Aim of the exercise: Can you quote the records below in full, word for word?

Source records:

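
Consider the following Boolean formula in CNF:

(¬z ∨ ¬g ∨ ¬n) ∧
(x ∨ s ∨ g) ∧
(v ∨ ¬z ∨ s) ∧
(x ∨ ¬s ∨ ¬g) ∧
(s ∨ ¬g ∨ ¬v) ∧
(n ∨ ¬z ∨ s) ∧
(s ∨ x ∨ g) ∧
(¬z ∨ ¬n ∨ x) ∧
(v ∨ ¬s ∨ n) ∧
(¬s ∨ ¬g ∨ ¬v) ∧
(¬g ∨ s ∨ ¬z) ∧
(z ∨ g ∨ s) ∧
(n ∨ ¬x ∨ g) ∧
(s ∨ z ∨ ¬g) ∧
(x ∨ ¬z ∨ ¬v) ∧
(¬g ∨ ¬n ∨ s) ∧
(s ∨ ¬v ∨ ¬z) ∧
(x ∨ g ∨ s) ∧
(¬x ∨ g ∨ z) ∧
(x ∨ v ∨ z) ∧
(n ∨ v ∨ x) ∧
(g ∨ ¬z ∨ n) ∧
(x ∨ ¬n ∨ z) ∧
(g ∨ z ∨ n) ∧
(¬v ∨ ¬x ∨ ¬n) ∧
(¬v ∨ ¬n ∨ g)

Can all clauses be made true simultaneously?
Yes

Yes, the formula is satisfiable.

One satisfying assignment is: x=True, n=True, g=False, v=False, z=True, s=True

Verification: With this assignment, all 26 clauses evaluate to true.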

Problem solution:
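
Consider the following Boolean formula in CNF:

(¬z ∨ ¬g ∨ ¬n) ∧
(x ∨ s ∨ g) ∧
(v ∨ ¬z ∨ s) ∧
(x ∨ ¬s ∨ ¬g) ∧
(s ∨ ¬g ∨ ¬v) ∧
(n ∨ ¬z ∨ s) ∧
(s ∨ x ∨ g) ∧
(¬z ∨ ¬n ∨ x) ∧
(v ∨ ¬s ∨ n) ∧
(¬s ∨ ¬g ∨ ¬v) ∧
(¬g ∨ s ∨ ¬z) ∧
(z ∨ g ∨ s) ∧
(n ∨ ¬x ∨ g) ∧
(s ∨ z ∨ ¬g) ∧
(x ∨ ¬z ∨ ¬v) ∧
(¬g ∨ ¬n ∨ s) ∧
(s ∨ ¬v ∨ ¬z) ∧
(x ∨ g ∨ s) ∧
(¬x ∨ g ∨ z) ∧
(x ∨ v ∨ z) ∧
(n ∨ v ∨ x) ∧
(g ∨ ¬z ∨ n) ∧
(x ∨ ¬n ∨ z) ∧
(g ∨ z ∨ n) ∧
(¬v ∨ ¬x ∨ ¬n) ∧
(¬v ∨ ¬n ∨ g)

Can all clauses be made true simultaneously?
Yes

Yes, the formula is satisfiable.

One satisfying assignment is: x=True, n=True, g=False, v=False, z=True, s=True

Verification: With this assignment, all 26 clauses evaluate to true.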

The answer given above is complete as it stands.